◆ Aim of the exercise: Repeat the data below exactly. Include each line.

[Dataset entries]
....

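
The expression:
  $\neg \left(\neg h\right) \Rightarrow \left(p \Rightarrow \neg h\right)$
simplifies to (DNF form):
$\neg h \vee \neg p$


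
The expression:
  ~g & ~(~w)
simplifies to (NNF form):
w & ~g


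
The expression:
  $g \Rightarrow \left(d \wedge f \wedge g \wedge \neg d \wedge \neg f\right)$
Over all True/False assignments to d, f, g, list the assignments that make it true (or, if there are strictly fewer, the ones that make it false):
is true only for:
  d=False, f=False, g=False;
  d=False, f=True, g=False;
  d=True, f=False, g=False;
  d=True, f=True, g=False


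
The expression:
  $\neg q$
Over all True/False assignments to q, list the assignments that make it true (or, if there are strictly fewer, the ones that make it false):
is true only for:
  q=False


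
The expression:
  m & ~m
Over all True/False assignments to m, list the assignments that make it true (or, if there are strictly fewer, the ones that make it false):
is never true.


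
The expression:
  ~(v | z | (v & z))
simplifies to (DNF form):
~v & ~z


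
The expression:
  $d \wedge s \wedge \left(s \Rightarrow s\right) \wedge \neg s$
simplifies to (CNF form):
$\text{False}$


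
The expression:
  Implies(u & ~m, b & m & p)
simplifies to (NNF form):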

....

◆ Answer section:
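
The expression:
  $\neg \left(\neg h\right) \Rightarrow \left(p \Rightarrow \neg h\right)$
simplifies to (DNF form):
$\neg h \vee \neg p$


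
The expression:
  ~g & ~(~w)
simplifies to (NNF form):
w & ~g


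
The expression:
  $g \Rightarrow \left(d \wedge f \wedge g \wedge \neg d \wedge \neg f\right)$
Over all True/False assignments to d, f, g, list the assignments that make it true (or, if there are strictly fewer, the ones that make it false):
is true only for:
  d=False, f=False, g=False;
  d=False, f=True, g=False;
  d=True, f=False, g=False;
  d=True, f=True, g=False


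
The expression:
  $\neg q$
Over all True/False assignments to q, list the assignments that make it true (or, if there are strictly fewer, the ones that make it false):
is true only for:
  q=False


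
The expression:
  m & ~m
Over all True/False assignments to m, list the assignments that make it true (or, if there are strictly fewer, the ones that make it false):
is never true.


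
The expression:
  ~(v | z | (v & z))
simplifies to (DNF form):
~v & ~z


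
The expression:
  $d \wedge s \wedge \left(s \Rightarrow s\right) \wedge \neg s$
simplifies to (CNF form):
$\text{False}$


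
The expression:
  Implies(u & ~m, b & m & p)
simplifies to (NNF form):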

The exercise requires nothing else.